TASK GOAL — Restate the records so that not a single word differs.

Saved entries —
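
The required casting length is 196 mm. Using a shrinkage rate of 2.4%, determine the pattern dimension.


Formula: L_pattern = L_casting * (1 + shrinkage_rate/100)
Shrinkage factor = 1 + 2.4/100 = 1.024
L_pattern = 196 mm * 1.024 = 200.7040 mm

Answer: 200.7040 mm


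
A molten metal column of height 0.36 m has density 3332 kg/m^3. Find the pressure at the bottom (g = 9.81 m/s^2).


Formula: P = rho * g * h
rho * g = 3332 * 9.81 = 32686.92 N/m^3
P = 32686.92 * 0.36 = 11767.2912 Pa


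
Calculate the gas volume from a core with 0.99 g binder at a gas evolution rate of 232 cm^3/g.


Formula: V_gas = W_binder * gas_evolution_rate
V = 0.99 g * 232 cm^3/g = 229.6800 cm^3

Final answer: 229.6800 cm^3


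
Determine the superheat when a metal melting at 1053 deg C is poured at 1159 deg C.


Formula: Superheat = T_pour - T_melt
Superheat = 1159 - 1053 = 106 deg C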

COMPLETED EXERCISE —
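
The required casting length is 196 mm. Using a shrinkage rate of 2.4%, determine the pattern dimension.


Formula: L_pattern = L_casting * (1 + shrinkage_rate/100)
Shrinkage factor = 1 + 2.4/100 = 1.024
L_pattern = 196 mm * 1.024 = 200.7040 mm

Answer: 200.7040 mm


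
A molten metal column of height 0.36 m has density 3332 kg/m^3. Find the pressure at the bottom (g = 9.81 m/s^2).


Formula: P = rho * g * h
rho * g = 3332 * 9.81 = 32686.92 N/m^3
P = 32686.92 * 0.36 = 11767.2912 Pa


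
Calculate the gas volume from a core with 0.99 g binder at a gas evolution rate of 232 cm^3/g.


Formula: V_gas = W_binder * gas_evolution_rate
V = 0.99 g * 232 cm^3/g = 229.6800 cm^3

Final answer: 229.6800 cm^3


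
Determine the superheat when a metal melting at 1053 deg C is poured at 1159 deg C.


Formula: Superheat = T_pour - T_melt
Superheat = 1159 - 1053 = 106 deg C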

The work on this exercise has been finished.